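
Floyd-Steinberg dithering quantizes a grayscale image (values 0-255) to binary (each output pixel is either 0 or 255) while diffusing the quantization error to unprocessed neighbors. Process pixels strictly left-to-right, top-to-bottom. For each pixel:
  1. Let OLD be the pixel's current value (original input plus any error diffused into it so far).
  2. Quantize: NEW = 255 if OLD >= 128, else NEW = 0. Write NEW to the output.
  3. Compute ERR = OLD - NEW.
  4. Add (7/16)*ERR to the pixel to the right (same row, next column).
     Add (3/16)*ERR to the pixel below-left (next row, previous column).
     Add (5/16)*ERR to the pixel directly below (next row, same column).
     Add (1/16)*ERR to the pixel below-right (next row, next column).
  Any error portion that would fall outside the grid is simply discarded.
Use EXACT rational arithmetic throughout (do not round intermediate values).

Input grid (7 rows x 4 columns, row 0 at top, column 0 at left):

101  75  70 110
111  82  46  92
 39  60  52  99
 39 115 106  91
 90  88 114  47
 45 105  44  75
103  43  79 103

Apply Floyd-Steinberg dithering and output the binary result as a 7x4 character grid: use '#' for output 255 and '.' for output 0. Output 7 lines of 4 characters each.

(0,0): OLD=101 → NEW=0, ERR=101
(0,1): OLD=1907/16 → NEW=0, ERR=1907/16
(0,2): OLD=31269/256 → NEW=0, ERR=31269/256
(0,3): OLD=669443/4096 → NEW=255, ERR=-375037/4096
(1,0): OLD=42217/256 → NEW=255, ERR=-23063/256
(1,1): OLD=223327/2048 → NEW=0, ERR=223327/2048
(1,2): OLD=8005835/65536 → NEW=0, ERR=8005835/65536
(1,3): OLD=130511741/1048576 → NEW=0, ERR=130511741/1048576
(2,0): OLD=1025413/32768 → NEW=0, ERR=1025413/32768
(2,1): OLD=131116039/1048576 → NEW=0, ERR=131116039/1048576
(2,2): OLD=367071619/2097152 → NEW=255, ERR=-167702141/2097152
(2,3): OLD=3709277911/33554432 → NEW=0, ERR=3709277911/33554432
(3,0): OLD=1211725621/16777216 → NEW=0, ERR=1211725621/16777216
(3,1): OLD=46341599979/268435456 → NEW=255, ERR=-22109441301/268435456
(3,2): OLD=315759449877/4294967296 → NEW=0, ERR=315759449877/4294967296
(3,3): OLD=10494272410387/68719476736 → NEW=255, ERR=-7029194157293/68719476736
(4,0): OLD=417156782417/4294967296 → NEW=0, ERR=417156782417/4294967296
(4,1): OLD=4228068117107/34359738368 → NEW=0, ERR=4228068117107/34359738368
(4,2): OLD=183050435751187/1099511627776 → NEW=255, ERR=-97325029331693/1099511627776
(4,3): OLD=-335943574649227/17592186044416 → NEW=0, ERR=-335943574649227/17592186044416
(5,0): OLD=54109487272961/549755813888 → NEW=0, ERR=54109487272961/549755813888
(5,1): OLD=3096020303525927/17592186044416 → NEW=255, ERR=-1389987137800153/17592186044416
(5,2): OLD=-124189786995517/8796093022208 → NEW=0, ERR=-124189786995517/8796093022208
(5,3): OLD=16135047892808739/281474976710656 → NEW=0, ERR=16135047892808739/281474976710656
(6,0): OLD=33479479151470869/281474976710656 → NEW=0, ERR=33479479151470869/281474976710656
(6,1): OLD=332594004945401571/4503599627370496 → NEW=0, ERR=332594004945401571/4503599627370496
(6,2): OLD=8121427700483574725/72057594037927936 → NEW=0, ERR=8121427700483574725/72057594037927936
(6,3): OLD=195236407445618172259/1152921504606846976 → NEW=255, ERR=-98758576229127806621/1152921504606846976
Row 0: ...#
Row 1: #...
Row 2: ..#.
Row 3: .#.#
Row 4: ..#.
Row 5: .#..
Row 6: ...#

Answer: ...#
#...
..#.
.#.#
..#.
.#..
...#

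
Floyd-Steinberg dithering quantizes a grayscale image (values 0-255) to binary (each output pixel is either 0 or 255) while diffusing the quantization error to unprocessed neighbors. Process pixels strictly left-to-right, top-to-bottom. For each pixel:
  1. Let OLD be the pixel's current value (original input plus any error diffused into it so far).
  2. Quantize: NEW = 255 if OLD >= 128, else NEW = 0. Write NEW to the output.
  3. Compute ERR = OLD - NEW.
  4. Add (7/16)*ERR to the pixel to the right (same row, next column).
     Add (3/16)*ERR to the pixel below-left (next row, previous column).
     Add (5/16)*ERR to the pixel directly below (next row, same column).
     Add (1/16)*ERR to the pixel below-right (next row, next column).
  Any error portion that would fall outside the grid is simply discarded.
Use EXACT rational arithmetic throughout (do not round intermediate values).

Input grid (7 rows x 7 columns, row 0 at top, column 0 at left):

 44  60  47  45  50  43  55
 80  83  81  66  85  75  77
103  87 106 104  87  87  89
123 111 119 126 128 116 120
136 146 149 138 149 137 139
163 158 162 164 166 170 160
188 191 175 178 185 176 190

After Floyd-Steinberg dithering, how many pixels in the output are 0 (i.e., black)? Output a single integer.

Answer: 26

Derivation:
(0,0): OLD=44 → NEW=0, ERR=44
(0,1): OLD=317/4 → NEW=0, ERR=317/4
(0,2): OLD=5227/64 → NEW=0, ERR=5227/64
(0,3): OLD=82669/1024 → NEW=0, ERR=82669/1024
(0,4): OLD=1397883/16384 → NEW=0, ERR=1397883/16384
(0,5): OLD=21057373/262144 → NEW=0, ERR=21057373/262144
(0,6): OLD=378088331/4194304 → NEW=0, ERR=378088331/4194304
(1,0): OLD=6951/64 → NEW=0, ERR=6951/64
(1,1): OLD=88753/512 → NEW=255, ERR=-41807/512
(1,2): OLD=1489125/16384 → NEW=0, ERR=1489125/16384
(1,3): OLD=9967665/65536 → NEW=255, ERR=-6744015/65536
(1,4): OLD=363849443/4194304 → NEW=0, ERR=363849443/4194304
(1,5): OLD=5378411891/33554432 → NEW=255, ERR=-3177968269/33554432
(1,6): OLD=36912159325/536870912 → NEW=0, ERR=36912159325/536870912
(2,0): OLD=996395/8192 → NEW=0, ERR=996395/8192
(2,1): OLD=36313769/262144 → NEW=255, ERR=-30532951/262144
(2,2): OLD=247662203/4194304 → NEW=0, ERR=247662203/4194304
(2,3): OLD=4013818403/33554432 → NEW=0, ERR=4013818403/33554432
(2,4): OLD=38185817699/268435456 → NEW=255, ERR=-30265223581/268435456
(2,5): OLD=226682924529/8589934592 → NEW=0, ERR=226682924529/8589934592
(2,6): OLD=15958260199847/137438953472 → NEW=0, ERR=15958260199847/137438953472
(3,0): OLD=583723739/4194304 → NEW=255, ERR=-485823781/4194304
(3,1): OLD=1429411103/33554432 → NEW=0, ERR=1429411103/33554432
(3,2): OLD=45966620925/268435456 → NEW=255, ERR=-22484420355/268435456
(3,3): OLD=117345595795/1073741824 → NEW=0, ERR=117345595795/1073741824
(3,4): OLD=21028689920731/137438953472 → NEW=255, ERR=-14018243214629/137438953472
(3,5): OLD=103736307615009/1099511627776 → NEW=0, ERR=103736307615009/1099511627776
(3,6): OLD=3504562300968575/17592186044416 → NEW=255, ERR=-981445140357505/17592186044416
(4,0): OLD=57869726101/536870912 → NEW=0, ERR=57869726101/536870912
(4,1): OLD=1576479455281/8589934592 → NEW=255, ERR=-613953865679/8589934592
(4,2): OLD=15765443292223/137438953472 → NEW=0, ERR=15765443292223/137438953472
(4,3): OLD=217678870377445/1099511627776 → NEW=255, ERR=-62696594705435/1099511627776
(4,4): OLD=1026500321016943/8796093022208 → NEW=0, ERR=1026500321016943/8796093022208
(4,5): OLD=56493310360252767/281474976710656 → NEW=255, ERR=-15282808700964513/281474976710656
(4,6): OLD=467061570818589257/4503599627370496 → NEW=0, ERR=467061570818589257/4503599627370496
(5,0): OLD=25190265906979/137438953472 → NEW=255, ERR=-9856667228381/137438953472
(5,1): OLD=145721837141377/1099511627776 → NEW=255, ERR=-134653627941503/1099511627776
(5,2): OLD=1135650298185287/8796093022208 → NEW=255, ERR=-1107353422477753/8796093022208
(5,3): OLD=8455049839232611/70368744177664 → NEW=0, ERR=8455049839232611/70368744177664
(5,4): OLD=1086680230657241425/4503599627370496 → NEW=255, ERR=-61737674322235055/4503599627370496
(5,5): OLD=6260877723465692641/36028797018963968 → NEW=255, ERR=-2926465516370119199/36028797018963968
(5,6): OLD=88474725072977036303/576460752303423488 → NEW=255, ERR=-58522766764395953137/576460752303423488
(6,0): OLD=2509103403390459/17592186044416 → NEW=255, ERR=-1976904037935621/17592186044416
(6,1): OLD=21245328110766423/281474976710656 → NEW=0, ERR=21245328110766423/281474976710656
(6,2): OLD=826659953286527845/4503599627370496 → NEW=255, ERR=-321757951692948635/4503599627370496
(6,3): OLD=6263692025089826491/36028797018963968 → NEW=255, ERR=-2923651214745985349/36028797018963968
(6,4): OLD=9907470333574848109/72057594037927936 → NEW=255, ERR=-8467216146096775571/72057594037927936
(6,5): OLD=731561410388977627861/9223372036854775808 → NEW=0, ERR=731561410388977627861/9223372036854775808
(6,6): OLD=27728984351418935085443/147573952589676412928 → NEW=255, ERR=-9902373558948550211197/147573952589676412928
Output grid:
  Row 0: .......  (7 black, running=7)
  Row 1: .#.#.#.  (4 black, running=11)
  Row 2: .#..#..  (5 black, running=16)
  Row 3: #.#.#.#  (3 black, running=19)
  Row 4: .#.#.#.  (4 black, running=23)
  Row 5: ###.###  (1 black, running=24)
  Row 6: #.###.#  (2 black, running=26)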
* * *
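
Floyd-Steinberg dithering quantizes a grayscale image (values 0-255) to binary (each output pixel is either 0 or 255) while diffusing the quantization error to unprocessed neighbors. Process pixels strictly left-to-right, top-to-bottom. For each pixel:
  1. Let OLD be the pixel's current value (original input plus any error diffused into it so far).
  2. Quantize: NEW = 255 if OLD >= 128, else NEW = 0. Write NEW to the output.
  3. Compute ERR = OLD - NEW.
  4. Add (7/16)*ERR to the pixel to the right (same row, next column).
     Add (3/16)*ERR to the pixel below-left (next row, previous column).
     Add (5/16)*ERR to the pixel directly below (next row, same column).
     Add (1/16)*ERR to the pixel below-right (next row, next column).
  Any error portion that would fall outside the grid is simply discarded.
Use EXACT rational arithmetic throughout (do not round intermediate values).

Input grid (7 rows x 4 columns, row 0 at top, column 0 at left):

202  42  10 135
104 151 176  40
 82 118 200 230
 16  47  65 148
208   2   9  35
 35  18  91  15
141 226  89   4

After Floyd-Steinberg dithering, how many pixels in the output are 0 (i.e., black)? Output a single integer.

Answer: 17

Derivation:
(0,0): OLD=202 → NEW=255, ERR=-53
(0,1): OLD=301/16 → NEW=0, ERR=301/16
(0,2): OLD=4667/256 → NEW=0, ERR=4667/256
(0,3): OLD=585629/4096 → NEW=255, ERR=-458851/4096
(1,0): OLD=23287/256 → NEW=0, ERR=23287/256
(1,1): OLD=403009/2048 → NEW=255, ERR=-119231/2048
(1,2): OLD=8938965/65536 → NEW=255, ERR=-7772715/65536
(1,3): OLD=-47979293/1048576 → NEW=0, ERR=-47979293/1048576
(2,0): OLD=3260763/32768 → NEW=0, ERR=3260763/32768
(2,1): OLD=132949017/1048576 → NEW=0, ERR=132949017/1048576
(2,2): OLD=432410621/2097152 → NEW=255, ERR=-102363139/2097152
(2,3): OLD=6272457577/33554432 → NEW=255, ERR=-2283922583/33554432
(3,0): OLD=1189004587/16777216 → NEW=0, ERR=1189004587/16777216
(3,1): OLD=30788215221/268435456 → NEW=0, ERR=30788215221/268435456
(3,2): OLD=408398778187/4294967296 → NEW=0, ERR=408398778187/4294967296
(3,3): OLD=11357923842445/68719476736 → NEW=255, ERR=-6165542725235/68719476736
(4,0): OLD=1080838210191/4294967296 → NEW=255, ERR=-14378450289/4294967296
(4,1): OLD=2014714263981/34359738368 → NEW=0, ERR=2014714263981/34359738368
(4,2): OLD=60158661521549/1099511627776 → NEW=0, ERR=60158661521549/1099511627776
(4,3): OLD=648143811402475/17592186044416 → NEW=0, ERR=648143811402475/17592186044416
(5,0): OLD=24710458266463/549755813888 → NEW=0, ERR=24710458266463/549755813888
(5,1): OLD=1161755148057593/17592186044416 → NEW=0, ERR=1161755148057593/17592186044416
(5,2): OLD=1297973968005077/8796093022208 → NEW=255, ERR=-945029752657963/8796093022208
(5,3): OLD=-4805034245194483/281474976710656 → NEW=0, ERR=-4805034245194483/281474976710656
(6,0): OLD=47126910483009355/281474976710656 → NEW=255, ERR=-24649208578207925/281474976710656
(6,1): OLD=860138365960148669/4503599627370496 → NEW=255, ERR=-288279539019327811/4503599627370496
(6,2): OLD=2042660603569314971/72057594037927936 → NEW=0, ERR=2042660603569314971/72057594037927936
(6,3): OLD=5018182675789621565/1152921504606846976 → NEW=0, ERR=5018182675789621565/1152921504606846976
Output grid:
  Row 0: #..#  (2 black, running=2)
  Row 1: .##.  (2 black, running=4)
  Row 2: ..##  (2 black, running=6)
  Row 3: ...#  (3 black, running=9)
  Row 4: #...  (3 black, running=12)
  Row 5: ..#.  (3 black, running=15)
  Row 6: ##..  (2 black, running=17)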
==
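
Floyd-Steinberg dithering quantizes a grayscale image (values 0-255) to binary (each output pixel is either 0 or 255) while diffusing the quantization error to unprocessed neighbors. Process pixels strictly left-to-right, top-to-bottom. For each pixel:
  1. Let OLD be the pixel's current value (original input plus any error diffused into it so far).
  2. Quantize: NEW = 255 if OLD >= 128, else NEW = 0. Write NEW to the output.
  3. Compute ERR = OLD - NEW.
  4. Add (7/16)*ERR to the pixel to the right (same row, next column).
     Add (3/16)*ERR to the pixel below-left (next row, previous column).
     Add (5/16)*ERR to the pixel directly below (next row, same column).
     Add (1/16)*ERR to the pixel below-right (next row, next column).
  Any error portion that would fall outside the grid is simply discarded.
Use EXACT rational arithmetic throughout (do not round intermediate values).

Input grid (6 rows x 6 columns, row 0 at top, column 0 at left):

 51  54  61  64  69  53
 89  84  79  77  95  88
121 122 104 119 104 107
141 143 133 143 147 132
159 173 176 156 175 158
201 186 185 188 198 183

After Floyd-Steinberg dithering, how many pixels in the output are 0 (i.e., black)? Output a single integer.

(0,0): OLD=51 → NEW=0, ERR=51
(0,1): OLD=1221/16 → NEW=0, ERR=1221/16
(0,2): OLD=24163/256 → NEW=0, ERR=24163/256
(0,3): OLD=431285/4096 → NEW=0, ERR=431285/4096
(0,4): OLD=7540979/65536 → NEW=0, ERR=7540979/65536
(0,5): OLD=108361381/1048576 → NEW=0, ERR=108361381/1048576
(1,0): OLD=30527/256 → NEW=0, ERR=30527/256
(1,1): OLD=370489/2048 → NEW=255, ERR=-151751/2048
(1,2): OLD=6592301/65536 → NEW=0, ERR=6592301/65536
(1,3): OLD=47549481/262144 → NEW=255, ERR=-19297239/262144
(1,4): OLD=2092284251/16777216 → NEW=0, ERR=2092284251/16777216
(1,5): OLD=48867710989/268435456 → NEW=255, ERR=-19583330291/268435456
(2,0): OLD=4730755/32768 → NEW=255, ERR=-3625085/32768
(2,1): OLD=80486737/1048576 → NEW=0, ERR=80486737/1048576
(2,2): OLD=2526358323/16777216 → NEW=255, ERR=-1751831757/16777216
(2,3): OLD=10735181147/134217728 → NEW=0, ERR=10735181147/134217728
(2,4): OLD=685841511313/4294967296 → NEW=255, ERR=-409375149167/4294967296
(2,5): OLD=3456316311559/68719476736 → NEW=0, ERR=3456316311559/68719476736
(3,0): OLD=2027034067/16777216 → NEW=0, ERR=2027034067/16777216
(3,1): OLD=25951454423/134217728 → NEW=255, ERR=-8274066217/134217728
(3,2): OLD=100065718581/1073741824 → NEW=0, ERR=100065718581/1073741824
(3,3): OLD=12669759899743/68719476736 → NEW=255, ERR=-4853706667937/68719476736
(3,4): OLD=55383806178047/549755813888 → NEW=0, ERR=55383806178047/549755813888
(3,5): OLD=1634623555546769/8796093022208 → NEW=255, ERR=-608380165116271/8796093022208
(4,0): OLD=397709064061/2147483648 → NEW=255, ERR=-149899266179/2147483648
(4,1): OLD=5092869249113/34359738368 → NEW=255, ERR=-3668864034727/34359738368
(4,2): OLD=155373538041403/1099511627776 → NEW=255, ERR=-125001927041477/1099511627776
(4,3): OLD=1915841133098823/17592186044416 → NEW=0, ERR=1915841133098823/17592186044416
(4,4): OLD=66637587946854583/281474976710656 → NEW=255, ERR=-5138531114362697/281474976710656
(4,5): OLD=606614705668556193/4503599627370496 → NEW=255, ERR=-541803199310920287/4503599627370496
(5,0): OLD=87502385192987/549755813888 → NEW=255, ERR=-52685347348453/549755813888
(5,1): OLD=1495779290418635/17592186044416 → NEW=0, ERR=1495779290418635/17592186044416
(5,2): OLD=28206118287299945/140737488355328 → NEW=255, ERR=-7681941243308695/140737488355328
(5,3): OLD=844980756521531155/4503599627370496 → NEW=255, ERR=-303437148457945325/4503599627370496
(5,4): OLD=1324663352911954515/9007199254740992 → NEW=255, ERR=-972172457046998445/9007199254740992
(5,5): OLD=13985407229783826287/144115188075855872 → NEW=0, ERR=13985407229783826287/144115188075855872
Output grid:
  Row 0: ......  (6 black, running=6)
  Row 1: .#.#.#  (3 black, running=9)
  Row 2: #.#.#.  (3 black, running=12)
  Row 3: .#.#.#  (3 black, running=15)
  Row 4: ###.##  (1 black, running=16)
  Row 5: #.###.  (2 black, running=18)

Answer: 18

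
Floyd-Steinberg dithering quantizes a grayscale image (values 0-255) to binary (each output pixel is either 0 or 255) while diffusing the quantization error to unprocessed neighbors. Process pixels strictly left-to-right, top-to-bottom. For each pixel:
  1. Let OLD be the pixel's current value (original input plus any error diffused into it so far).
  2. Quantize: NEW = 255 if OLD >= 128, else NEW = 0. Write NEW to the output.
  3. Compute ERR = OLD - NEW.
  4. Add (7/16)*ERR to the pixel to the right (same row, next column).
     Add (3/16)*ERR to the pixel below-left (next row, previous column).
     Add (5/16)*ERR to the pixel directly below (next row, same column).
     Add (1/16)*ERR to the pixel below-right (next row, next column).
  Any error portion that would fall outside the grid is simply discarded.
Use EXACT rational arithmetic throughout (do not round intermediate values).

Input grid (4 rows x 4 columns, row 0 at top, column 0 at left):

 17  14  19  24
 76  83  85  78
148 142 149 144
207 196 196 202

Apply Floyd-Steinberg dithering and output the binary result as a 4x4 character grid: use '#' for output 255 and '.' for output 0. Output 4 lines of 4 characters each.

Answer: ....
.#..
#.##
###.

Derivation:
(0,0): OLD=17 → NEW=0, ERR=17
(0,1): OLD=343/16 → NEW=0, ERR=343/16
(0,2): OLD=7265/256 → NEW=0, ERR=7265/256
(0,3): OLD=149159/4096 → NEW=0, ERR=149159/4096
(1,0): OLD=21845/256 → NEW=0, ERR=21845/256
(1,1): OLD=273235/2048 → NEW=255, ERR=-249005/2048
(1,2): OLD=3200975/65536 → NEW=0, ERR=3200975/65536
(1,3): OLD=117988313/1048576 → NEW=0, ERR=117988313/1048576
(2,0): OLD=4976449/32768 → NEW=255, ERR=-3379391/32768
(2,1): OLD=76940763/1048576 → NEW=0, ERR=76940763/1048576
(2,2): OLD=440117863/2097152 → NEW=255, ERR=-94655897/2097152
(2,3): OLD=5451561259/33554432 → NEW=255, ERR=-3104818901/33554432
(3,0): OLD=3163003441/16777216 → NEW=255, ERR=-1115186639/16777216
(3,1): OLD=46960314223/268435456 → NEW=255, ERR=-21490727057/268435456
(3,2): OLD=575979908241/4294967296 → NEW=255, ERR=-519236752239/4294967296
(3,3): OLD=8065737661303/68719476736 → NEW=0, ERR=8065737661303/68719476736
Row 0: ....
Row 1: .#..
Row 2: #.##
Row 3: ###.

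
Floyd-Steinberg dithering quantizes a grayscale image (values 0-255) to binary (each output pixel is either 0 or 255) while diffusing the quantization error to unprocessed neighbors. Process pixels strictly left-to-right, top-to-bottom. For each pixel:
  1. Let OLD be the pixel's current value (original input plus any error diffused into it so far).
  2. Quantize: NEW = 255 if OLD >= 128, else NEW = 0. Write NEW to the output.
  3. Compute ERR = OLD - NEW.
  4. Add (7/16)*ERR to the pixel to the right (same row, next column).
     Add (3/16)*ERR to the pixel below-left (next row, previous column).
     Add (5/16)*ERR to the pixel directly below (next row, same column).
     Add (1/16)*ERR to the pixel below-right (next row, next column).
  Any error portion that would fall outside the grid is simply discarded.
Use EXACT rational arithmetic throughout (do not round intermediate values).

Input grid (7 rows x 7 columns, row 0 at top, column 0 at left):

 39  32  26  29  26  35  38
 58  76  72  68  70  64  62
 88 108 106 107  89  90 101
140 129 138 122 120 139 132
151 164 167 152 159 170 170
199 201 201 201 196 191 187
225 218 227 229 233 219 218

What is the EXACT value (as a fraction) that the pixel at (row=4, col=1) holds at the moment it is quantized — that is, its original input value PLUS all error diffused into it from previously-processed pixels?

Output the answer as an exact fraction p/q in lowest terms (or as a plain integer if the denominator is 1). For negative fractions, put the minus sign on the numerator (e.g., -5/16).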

### What you need to do
Please give an exact copy of the entries above, from the line with "121 122 104 119 104 107" down to the line with "201 186 185 188 198 183", inclusive, and nothing else.

### Written response
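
121 122 104 119 104 107
141 143 133 143 147 132
159 173 176 156 175 158
201 186 185 188 198 183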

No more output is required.